## Task statement
Find the line containing "Compute LF[0..6] for" in the entries below. Restate it and each line after it, word for word, up to and including the line containing "L = '0332$'".

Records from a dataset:
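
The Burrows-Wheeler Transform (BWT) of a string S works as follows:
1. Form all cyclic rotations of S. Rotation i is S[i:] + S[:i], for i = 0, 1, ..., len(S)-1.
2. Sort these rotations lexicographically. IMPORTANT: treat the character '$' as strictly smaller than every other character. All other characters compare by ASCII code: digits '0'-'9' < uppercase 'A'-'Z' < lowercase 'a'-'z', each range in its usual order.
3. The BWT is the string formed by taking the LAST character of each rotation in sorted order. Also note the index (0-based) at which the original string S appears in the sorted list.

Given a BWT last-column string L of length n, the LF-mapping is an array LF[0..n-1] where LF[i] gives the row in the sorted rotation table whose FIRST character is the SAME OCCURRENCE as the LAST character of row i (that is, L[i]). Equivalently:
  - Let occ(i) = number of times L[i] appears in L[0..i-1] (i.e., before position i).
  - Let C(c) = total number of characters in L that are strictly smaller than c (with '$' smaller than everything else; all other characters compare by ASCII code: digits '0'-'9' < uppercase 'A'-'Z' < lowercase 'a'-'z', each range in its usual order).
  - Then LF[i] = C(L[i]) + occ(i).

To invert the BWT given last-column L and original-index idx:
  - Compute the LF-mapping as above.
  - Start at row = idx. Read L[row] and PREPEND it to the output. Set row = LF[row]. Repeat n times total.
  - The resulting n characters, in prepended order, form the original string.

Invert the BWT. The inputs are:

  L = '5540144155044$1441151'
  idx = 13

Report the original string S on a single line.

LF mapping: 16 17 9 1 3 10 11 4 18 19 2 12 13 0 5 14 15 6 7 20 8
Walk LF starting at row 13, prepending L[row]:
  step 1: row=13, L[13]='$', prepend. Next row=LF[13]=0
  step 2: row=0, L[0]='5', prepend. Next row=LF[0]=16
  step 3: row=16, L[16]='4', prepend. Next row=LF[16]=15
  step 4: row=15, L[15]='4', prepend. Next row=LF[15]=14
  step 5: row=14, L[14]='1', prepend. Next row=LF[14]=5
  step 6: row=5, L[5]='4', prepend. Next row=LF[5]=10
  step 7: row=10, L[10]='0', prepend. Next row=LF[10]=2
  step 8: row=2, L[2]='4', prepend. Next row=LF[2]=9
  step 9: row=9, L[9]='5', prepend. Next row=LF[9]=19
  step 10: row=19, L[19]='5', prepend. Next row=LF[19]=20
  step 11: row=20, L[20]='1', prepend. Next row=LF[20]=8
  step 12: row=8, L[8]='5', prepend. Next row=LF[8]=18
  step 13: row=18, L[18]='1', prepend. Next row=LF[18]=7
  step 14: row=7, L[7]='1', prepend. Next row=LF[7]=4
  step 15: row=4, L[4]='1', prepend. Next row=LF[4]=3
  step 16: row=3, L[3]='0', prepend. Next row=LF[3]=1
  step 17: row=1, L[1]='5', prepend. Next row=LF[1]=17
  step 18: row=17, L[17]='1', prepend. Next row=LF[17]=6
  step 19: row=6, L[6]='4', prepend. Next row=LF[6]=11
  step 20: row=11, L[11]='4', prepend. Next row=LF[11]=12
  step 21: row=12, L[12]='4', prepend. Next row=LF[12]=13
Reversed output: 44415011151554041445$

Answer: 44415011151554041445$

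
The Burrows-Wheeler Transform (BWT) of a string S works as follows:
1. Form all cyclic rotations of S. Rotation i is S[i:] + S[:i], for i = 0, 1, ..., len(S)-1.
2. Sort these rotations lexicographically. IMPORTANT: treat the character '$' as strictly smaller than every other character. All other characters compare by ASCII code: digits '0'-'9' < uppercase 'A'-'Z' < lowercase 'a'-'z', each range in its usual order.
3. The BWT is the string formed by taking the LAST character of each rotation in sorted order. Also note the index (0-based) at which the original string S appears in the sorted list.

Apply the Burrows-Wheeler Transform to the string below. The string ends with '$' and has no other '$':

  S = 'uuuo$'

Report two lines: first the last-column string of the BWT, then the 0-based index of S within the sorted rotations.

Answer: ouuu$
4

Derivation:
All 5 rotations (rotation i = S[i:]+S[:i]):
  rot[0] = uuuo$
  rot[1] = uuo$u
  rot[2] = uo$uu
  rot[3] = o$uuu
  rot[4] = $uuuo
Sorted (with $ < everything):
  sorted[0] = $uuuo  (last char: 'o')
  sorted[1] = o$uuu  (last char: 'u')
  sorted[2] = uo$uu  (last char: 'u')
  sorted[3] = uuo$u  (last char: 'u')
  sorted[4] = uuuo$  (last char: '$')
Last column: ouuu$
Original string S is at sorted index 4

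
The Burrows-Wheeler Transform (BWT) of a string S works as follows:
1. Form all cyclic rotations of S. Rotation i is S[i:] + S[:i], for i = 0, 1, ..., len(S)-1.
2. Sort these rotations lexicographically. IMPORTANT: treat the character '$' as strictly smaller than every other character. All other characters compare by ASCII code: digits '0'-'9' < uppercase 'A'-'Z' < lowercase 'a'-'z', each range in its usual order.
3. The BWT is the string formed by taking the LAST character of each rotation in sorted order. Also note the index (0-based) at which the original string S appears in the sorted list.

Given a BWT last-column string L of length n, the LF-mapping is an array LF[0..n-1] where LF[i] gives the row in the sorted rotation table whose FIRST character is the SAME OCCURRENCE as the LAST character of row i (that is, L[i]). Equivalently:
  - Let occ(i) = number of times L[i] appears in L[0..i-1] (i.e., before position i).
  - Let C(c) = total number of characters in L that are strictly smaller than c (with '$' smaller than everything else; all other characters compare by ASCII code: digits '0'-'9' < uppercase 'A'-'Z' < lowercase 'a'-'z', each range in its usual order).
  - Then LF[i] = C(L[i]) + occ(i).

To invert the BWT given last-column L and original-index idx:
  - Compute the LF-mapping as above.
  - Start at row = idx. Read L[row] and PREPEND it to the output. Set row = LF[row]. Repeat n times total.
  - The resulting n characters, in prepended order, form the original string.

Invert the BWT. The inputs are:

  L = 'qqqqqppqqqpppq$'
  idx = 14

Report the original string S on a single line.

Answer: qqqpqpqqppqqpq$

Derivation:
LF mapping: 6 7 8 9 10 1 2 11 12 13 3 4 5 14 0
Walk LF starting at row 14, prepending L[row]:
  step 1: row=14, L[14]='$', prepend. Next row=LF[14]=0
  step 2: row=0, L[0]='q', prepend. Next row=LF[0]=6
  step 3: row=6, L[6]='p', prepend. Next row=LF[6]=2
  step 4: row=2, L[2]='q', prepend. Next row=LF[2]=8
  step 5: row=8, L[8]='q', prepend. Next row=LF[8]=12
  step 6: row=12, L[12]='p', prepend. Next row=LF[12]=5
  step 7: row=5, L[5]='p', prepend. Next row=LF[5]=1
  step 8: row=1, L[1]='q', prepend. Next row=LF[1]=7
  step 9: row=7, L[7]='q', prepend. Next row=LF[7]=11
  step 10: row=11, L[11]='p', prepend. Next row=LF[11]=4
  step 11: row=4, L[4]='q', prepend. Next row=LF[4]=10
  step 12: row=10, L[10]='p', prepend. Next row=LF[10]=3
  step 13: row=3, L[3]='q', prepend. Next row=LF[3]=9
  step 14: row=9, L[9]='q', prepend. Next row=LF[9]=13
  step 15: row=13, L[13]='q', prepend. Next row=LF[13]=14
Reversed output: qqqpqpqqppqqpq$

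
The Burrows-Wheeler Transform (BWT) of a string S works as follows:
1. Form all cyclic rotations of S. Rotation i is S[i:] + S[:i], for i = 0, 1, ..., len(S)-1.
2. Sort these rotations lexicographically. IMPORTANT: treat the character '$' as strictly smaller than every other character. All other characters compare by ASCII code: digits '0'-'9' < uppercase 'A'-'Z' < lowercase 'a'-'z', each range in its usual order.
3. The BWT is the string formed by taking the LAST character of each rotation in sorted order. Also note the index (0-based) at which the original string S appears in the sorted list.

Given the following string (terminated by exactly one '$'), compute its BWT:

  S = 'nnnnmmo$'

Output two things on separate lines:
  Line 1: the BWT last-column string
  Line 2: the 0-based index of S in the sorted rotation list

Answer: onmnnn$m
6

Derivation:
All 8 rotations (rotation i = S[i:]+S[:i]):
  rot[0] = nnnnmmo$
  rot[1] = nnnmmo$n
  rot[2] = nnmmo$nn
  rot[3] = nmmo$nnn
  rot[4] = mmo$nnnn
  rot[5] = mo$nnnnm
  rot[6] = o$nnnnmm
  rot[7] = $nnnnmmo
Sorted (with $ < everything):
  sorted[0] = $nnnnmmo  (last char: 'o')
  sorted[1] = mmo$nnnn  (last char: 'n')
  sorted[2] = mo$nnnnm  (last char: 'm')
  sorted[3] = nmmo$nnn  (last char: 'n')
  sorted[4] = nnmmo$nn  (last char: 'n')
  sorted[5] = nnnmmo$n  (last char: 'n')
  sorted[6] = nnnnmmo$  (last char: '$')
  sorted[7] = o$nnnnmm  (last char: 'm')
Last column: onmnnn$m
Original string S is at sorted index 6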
* * *
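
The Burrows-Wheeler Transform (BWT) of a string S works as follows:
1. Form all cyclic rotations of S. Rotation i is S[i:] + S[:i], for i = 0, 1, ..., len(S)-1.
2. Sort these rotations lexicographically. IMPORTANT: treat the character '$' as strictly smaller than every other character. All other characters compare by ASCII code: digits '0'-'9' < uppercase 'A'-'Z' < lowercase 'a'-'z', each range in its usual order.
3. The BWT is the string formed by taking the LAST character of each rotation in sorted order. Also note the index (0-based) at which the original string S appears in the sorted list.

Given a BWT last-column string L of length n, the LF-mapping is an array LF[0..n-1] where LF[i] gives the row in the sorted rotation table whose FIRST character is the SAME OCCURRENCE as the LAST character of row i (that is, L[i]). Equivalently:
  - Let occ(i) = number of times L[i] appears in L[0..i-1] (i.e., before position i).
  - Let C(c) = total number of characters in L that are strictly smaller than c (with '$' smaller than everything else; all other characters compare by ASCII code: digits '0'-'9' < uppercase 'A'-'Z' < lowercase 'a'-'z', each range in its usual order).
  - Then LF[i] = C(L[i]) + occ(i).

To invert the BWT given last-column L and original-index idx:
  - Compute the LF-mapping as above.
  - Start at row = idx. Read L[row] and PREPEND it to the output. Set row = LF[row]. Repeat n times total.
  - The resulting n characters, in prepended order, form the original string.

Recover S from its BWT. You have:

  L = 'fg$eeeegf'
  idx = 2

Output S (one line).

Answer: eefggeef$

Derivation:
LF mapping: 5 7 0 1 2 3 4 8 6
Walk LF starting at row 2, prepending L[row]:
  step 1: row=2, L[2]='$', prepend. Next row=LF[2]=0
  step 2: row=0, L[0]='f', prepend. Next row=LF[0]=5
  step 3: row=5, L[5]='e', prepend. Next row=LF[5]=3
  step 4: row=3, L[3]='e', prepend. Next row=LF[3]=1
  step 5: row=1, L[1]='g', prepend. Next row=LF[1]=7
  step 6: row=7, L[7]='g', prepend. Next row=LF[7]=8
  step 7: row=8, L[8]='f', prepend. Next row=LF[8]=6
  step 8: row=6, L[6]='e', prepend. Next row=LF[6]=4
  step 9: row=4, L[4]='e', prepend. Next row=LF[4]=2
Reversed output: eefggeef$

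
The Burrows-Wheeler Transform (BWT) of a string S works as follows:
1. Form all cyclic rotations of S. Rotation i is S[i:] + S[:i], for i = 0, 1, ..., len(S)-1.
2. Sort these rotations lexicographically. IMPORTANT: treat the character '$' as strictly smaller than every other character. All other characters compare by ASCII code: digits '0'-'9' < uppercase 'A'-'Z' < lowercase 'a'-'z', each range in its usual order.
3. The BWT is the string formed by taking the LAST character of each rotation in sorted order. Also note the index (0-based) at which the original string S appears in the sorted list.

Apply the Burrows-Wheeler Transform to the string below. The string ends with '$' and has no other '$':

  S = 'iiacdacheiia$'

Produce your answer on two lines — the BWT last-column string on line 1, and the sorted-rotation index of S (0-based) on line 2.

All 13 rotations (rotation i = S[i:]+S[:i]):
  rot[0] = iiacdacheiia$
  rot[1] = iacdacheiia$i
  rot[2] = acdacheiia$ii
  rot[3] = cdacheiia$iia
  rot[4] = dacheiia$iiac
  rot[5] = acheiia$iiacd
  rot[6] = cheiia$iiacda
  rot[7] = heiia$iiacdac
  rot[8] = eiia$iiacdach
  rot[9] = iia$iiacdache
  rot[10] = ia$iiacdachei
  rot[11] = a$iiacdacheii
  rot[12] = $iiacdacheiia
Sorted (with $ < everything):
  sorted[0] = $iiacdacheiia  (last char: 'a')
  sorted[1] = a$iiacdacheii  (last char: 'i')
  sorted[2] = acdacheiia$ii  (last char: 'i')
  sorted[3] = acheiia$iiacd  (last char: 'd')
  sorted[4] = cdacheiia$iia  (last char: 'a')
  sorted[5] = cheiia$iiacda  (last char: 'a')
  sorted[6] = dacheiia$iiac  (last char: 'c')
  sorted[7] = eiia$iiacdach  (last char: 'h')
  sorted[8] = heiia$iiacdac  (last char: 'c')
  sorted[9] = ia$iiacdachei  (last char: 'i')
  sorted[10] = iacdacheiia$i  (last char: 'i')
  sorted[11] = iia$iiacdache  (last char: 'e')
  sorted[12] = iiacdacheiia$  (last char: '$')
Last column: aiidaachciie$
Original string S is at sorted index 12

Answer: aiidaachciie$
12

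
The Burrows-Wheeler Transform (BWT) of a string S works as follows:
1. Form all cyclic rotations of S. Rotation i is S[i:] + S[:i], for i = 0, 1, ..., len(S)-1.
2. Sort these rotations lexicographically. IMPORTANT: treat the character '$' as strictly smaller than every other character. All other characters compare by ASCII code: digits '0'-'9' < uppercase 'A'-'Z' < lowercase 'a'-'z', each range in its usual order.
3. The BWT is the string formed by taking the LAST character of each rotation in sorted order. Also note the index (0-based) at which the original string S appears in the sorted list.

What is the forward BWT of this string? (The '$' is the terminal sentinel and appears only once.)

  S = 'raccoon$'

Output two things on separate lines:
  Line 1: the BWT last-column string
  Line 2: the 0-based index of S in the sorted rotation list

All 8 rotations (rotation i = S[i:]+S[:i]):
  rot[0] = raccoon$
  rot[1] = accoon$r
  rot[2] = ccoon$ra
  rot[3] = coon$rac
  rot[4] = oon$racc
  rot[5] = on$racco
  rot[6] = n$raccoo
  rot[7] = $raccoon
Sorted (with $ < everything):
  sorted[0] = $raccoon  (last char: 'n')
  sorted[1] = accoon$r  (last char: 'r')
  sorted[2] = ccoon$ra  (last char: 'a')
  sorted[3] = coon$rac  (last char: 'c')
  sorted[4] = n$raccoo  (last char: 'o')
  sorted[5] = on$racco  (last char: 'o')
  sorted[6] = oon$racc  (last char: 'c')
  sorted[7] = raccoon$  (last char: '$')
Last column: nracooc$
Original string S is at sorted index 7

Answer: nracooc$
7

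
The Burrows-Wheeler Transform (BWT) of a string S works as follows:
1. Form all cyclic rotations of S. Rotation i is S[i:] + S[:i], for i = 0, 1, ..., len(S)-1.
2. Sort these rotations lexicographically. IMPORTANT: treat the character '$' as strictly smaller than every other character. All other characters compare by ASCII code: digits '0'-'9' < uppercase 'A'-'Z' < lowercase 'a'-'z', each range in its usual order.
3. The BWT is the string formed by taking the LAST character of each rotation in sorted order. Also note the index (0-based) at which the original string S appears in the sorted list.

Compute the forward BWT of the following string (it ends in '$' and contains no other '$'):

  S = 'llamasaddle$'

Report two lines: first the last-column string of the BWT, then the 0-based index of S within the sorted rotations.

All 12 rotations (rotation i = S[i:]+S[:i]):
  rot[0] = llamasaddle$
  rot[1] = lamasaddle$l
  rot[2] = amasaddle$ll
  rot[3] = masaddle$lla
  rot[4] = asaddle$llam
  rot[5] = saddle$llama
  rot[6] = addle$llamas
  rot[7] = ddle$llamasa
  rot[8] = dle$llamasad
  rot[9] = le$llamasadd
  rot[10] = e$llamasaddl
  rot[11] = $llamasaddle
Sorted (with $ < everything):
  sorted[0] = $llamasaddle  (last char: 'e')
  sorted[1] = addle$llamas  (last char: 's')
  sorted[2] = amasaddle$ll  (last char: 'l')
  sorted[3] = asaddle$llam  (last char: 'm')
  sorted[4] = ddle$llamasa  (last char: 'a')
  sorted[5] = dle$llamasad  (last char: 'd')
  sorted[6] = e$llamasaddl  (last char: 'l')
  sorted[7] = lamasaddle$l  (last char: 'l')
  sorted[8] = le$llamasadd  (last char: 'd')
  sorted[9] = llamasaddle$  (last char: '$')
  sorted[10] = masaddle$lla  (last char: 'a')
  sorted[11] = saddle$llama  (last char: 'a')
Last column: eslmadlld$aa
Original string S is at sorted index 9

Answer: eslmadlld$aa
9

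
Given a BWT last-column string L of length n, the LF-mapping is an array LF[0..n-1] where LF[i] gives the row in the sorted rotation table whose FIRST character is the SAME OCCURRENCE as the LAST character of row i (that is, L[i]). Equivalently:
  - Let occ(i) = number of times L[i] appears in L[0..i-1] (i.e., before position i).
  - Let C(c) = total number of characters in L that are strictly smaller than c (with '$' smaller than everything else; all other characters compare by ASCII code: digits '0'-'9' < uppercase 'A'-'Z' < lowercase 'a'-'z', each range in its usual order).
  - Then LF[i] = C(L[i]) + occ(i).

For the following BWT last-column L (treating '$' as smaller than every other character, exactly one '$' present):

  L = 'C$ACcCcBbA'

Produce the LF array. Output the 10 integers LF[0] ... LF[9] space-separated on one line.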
* * *
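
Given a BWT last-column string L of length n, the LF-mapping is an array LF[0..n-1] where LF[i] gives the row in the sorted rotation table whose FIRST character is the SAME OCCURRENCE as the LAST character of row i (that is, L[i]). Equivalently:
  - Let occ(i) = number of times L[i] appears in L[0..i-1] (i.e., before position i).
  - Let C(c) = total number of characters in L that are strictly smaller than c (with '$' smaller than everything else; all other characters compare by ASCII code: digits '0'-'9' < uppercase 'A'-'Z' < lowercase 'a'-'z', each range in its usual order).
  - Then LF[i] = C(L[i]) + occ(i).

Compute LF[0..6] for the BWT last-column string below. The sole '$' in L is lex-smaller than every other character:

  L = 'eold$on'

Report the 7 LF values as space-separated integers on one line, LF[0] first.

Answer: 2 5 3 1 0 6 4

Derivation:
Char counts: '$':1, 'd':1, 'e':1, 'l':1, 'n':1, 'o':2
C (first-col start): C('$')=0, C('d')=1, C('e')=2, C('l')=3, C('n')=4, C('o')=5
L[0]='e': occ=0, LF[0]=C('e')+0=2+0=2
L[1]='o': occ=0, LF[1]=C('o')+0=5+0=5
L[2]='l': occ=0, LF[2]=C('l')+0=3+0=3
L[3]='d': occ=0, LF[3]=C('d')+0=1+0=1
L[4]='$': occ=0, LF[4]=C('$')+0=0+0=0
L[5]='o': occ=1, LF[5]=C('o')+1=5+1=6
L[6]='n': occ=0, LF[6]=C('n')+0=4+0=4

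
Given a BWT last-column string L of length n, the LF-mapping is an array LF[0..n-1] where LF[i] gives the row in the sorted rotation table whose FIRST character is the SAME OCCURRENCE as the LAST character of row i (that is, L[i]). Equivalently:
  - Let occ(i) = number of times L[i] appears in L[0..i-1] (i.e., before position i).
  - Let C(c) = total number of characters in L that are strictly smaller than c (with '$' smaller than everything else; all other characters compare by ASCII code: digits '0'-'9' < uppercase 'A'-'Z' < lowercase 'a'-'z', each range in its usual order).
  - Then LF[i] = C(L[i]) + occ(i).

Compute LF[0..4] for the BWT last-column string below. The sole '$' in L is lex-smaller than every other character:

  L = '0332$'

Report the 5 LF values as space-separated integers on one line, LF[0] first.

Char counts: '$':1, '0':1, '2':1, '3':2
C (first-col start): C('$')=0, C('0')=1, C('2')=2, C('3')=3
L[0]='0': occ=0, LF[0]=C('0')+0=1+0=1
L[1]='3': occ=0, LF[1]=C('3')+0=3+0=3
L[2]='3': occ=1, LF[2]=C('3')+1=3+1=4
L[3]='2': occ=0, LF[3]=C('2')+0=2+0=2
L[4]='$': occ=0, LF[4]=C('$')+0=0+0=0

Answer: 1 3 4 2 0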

## Written response
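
Compute LF[0..6] for the BWT last-column string below. The sole '$' in L is lex-smaller than every other character:

  L = 'eold$on'

Report the 7 LF values as space-separated integers on one line, LF[0] first.

Answer: 2 5 3 1 0 6 4

Derivation:
Char counts: '$':1, 'd':1, 'e':1, 'l':1, 'n':1, 'o':2
C (first-col start): C('$')=0, C('d')=1, C('e')=2, C('l')=3, C('n')=4, C('o')=5
L[0]='e': occ=0, LF[0]=C('e')+0=2+0=2
L[1]='o': occ=0, LF[1]=C('o')+0=5+0=5
L[2]='l': occ=0, LF[2]=C('l')+0=3+0=3
L[3]='d': occ=0, LF[3]=C('d')+0=1+0=1
L[4]='$': occ=0, LF[4]=C('$')+0=0+0=0
L[5]='o': occ=1, LF[5]=C('o')+1=5+1=6
L[6]='n': occ=0, LF[6]=C('n')+0=4+0=4

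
Given a BWT last-column string L of length n, the LF-mapping is an array LF[0..n-1] where LF[i] gives the row in the sorted rotation table whose FIRST character is the SAME OCCURRENCE as the LAST character of row i (that is, L[i]). Equivalently:
  - Let occ(i) = number of times L[i] appears in L[0..i-1] (i.e., before position i).
  - Let C(c) = total number of characters in L that are strictly smaller than c (with '$' smaller than everything else; all other characters compare by ASCII code: digits '0'-'9' < uppercase 'A'-'Z' < lowercase 'a'-'z', each range in its usual order).
  - Then LF[i] = C(L[i]) + occ(i).

Compute LF[0..4] for the BWT last-column string below. The sole '$' in L is lex-smaller than every other character:

  L = '0332$'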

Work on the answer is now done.